WHAT IS NEEDED: Your answer must contain each line of the data, copied exactly.

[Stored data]
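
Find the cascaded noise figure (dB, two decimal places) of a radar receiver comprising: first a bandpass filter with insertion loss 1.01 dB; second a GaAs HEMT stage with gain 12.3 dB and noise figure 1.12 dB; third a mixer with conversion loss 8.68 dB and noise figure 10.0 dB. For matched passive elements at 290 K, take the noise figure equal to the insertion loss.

Convert to linear (a loss of L dB is a gain of −L dB): F_i = 10^(NF_i/10), G_i = 10^(G_i,dB/10)
  Stage 1: F_1 = 10^(1.01/10) = 1.262, G_1 = 10^(−1.01/10) = 0.7925
  Stage 2: F_2 = 10^(1.12/10) = 1.294, G_2 = 10^(12.3/10) = 16.98
  Stage 3: F_3 = 10^(10.0/10) = 10.00, G_3 = 10^(−8.68/10) = 0.1355
Friis cascade:
  F = 1.262 + (1.294 − 1)/0.7925 + (10.00 − 1)/13.46 = 2.302
NF = 10 log₁₀(2.302) = 3.62 dB

3.62 dB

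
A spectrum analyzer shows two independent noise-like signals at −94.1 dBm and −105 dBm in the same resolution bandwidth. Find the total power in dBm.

−93.8 dBm

Convert to linear, add, convert back:
P₁ = 3.89×10⁻¹³ W, P₂ = 3.16×10⁻¹⁴ W
P_tot = 4.21×10⁻¹³ W → 10 log₁₀(P_tot / 10⁻³) = −93.8 dBm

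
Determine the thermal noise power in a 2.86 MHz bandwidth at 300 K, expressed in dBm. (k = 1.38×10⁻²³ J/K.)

−109.3 dBm

P_n = kTB = 1.38×10⁻²³ × 300 × 2.86×10⁶ = 1.18×10⁻¹⁴ W
In dBm: 10 log₁₀(1.18×10⁻¹⁴ / 10⁻³) = −109.3 dBm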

TASK OUTPUT:
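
Find the cascaded noise figure (dB, two decimal places) of a radar receiver comprising: first a bandpass filter with insertion loss 1.01 dB; second a GaAs HEMT stage with gain 12.3 dB and noise figure 1.12 dB; third a mixer with conversion loss 8.68 dB and noise figure 10.0 dB. For matched passive elements at 290 K, take the noise figure equal to the insertion loss.

Convert to linear (a loss of L dB is a gain of −L dB): F_i = 10^(NF_i/10), G_i = 10^(G_i,dB/10)
  Stage 1: F_1 = 10^(1.01/10) = 1.262, G_1 = 10^(−1.01/10) = 0.7925
  Stage 2: F_2 = 10^(1.12/10) = 1.294, G_2 = 10^(12.3/10) = 16.98
  Stage 3: F_3 = 10^(10.0/10) = 10.00, G_3 = 10^(−8.68/10) = 0.1355
Friis cascade:
  F = 1.262 + (1.294 − 1)/0.7925 + (10.00 − 1)/13.46 = 2.302
NF = 10 log₁₀(2.302) = 3.62 dB

3.62 dB

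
A spectrum analyzer shows two independent noise-like signals at −94.1 dBm and −105 dBm in the same resolution bandwidth. Find the total power in dBm.

−93.8 dBm

Convert to linear, add, convert back:
P₁ = 3.89×10⁻¹³ W, P₂ = 3.16×10⁻¹⁴ W
P_tot = 4.21×10⁻¹³ W → 10 log₁₀(P_tot / 10⁻³) = −93.8 dBm

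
Determine the thermal noise power in a 2.86 MHz bandwidth at 300 K, expressed in dBm. (k = 1.38×10⁻²³ J/K.)

−109.3 dBm

P_n = kTB = 1.38×10⁻²³ × 300 × 2.86×10⁶ = 1.18×10⁻¹⁴ W
In dBm: 10 log₁₀(1.18×10⁻¹⁴ / 10⁻³) = −109.3 dBm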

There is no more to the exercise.